• Action item:
Could each record be restated word for word?

[Stored dataset items]
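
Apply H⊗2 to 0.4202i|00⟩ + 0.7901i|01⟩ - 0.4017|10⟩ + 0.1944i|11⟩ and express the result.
(-0.2009 + 0.7024i)|00⟩ + (-0.2009 - 0.2822i)|01⟩ + (0.2009 + 0.508i)|10⟩ + (0.2009 - 0.08775i)|11⟩

H⊗2 gives amp(|y⟩) = (1/2) Σ_x (−1)^(x·y) amp(|x⟩), where x·y is the number of positions in which both x and y have a 1.
|00⟩: (0.4202i + 0.7901i - 0.4017 + 0.1944i)/2 = (-0.2009 + 0.7024i)
|01⟩: (0.4202i - 0.7901i - 0.4017 - 0.1944i)/2 = (-0.2009 - 0.2822i)
|10⟩: (0.4202i + 0.7901i + 0.4017 - 0.1944i)/2 = (0.2009 + 0.508i)
|11⟩: (0.4202i - 0.7901i + 0.4017 + 0.1944i)/2 = (0.2009 - 0.08775i)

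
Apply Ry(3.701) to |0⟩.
-0.2761|0⟩ + 0.9611|1⟩

Ry(3.701) = [[cos(θ/2), −sin(θ/2)], [sin(θ/2), cos(θ/2)]]; θ = 3.701, cos(θ/2) ≈ -0.276071, sin(θ/2) ≈ 0.961137.
With a = amp(|0⟩) = 1 and b = amp(|1⟩) = 0:
new amp(|0⟩) = (-0.276071)·a + (-0.961137)·b = -0.2761
new amp(|1⟩) = (0.961137)·a + (-0.276071)·b = 0.9611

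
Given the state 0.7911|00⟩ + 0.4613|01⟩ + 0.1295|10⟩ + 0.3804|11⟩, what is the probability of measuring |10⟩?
0.01677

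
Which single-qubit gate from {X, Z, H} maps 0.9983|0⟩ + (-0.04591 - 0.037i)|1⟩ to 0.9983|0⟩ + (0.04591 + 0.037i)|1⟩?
Z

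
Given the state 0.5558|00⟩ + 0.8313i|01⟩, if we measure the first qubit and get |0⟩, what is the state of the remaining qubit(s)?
0.5558|0⟩ + 0.8313i|1⟩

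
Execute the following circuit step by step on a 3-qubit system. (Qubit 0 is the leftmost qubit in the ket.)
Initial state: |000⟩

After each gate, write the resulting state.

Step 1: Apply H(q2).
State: 1/√2|000⟩ + 1/√2|001⟩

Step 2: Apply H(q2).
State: |000⟩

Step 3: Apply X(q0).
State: |100⟩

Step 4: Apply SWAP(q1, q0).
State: |010⟩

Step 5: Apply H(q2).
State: 1/√2|010⟩ + 1/√2|011⟩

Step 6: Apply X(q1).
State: 1/√2|000⟩ + 1/√2|001⟩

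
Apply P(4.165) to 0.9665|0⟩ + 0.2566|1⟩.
0.9665|0⟩ + (-0.1335 - 0.2191i)|1⟩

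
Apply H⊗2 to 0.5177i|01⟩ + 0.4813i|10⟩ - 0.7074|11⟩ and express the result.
(-0.3537 + 0.4995i)|00⟩ + (0.3537 - 0.0182i)|01⟩ + (0.3537 + 0.0182i)|10⟩ + (-0.3537 - 0.4995i)|11⟩

H⊗2 gives amp(|y⟩) = (1/2) Σ_x (−1)^(x·y) amp(|x⟩), where x·y is the number of positions in which both x and y have a 1.
|00⟩: (0.5177i + 0.4813i - 0.7074)/2 = (-0.3537 + 0.4995i)
|01⟩: (-0.5177i + 0.4813i + 0.7074)/2 = (0.3537 - 0.0182i)
|10⟩: (0.5177i - 0.4813i + 0.7074)/2 = (0.3537 + 0.0182i)
|11⟩: (-0.5177i - 0.4813i - 0.7074)/2 = (-0.3537 - 0.4995i)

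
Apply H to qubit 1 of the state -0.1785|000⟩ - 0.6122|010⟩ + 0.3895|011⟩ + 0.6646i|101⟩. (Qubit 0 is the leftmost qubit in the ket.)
-0.5591|000⟩ + 0.2754|001⟩ + 0.3067|010⟩ - 0.2754|011⟩ + 0.4699i|101⟩ + 0.4699i|111⟩

H on qubit 1 mixes each pair of kets that differ only in qubit 1: amplitudes (a, b) of (|…0…⟩, |…1…⟩) become ((a + b)/√2, (a − b)/√2). Kets absent from the input have amplitude 0.
(|000⟩, |010⟩): (a, b) = (-0.1785, -0.6122) → (-0.5591, 0.3067)
(|001⟩, |011⟩): (a, b) = (0, 0.3895) → (0.2754, -0.2754)
(|101⟩, |111⟩): (a, b) = (0.6646i, 0) → (0.4699i, 0.4699i)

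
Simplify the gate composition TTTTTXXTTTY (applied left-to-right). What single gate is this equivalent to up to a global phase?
Y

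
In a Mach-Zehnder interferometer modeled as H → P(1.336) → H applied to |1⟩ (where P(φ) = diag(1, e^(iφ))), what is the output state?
(0.3837 - 0.4863i)|0⟩ + (0.6163 + 0.4863i)|1⟩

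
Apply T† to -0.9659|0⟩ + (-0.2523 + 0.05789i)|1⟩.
-0.9659|0⟩ + (-0.1375 + 0.2193i)|1⟩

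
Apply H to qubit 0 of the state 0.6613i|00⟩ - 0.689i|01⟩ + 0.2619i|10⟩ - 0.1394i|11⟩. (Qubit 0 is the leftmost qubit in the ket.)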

• Task answer:
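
Apply H⊗2 to 0.4202i|00⟩ + 0.7901i|01⟩ - 0.4017|10⟩ + 0.1944i|11⟩ and express the result.
(-0.2009 + 0.7024i)|00⟩ + (-0.2009 - 0.2822i)|01⟩ + (0.2009 + 0.508i)|10⟩ + (0.2009 - 0.08775i)|11⟩

H⊗2 gives amp(|y⟩) = (1/2) Σ_x (−1)^(x·y) amp(|x⟩), where x·y is the number of positions in which both x and y have a 1.
|00⟩: (0.4202i + 0.7901i - 0.4017 + 0.1944i)/2 = (-0.2009 + 0.7024i)
|01⟩: (0.4202i - 0.7901i - 0.4017 - 0.1944i)/2 = (-0.2009 - 0.2822i)
|10⟩: (0.4202i + 0.7901i + 0.4017 - 0.1944i)/2 = (0.2009 + 0.508i)
|11⟩: (0.4202i - 0.7901i + 0.4017 + 0.1944i)/2 = (0.2009 - 0.08775i)

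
Apply Ry(3.701) to |0⟩.
-0.2761|0⟩ + 0.9611|1⟩

Ry(3.701) = [[cos(θ/2), −sin(θ/2)], [sin(θ/2), cos(θ/2)]]; θ = 3.701, cos(θ/2) ≈ -0.276071, sin(θ/2) ≈ 0.961137.
With a = amp(|0⟩) = 1 and b = amp(|1⟩) = 0:
new amp(|0⟩) = (-0.276071)·a + (-0.961137)·b = -0.2761
new amp(|1⟩) = (0.961137)·a + (-0.276071)·b = 0.9611

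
Given the state 0.7911|00⟩ + 0.4613|01⟩ + 0.1295|10⟩ + 0.3804|11⟩, what is the probability of measuring |10⟩?
0.01677

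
Which single-qubit gate from {X, Z, H} maps 0.9983|0⟩ + (-0.04591 - 0.037i)|1⟩ to 0.9983|0⟩ + (0.04591 + 0.037i)|1⟩?
Z

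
Given the state 0.5558|00⟩ + 0.8313i|01⟩, if we measure the first qubit and get |0⟩, what is the state of the remaining qubit(s)?
0.5558|0⟩ + 0.8313i|1⟩

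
Execute the following circuit step by step on a 3-qubit system. (Qubit 0 is the leftmost qubit in the ket.)
Initial state: |000⟩

After each gate, write the resulting state.

Step 1: Apply H(q2).
State: 1/√2|000⟩ + 1/√2|001⟩

Step 2: Apply H(q2).
State: |000⟩

Step 3: Apply X(q0).
State: |100⟩

Step 4: Apply SWAP(q1, q0).
State: |010⟩

Step 5: Apply H(q2).
State: 1/√2|010⟩ + 1/√2|011⟩

Step 6: Apply X(q1).
State: 1/√2|000⟩ + 1/√2|001⟩

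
Apply P(4.165) to 0.9665|0⟩ + 0.2566|1⟩.
0.9665|0⟩ + (-0.1335 - 0.2191i)|1⟩

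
Apply H⊗2 to 0.5177i|01⟩ + 0.4813i|10⟩ - 0.7074|11⟩ and express the result.
(-0.3537 + 0.4995i)|00⟩ + (0.3537 - 0.0182i)|01⟩ + (0.3537 + 0.0182i)|10⟩ + (-0.3537 - 0.4995i)|11⟩

H⊗2 gives amp(|y⟩) = (1/2) Σ_x (−1)^(x·y) amp(|x⟩), where x·y is the number of positions in which both x and y have a 1.
|00⟩: (0.5177i + 0.4813i - 0.7074)/2 = (-0.3537 + 0.4995i)
|01⟩: (-0.5177i + 0.4813i + 0.7074)/2 = (0.3537 - 0.0182i)
|10⟩: (0.5177i - 0.4813i + 0.7074)/2 = (0.3537 + 0.0182i)
|11⟩: (-0.5177i - 0.4813i - 0.7074)/2 = (-0.3537 - 0.4995i)

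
Apply H to qubit 1 of the state -0.1785|000⟩ - 0.6122|010⟩ + 0.3895|011⟩ + 0.6646i|101⟩. (Qubit 0 is the leftmost qubit in the ket.)
-0.5591|000⟩ + 0.2754|001⟩ + 0.3067|010⟩ - 0.2754|011⟩ + 0.4699i|101⟩ + 0.4699i|111⟩

H on qubit 1 mixes each pair of kets that differ only in qubit 1: amplitudes (a, b) of (|…0…⟩, |…1…⟩) become ((a + b)/√2, (a − b)/√2). Kets absent from the input have amplitude 0.
(|000⟩, |010⟩): (a, b) = (-0.1785, -0.6122) → (-0.5591, 0.3067)
(|001⟩, |011⟩): (a, b) = (0, 0.3895) → (0.2754, -0.2754)
(|101⟩, |111⟩): (a, b) = (0.6646i, 0) → (0.4699i, 0.4699i)

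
Simplify the gate composition TTTTTXXTTTY (applied left-to-right). What single gate is this equivalent to up to a global phase?
Y

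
In a Mach-Zehnder interferometer modeled as H → P(1.336) → H applied to |1⟩ (where P(φ) = diag(1, e^(iφ))), what is the output state?
(0.3837 - 0.4863i)|0⟩ + (0.6163 + 0.4863i)|1⟩

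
Apply T† to -0.9659|0⟩ + (-0.2523 + 0.05789i)|1⟩.
-0.9659|0⟩ + (-0.1375 + 0.2193i)|1⟩

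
Apply H to qubit 0 of the state 0.6613i|00⟩ - 0.689i|01⟩ + 0.2619i|10⟩ - 0.1394i|11⟩. (Qubit 0 is the leftmost qubit in the ket.)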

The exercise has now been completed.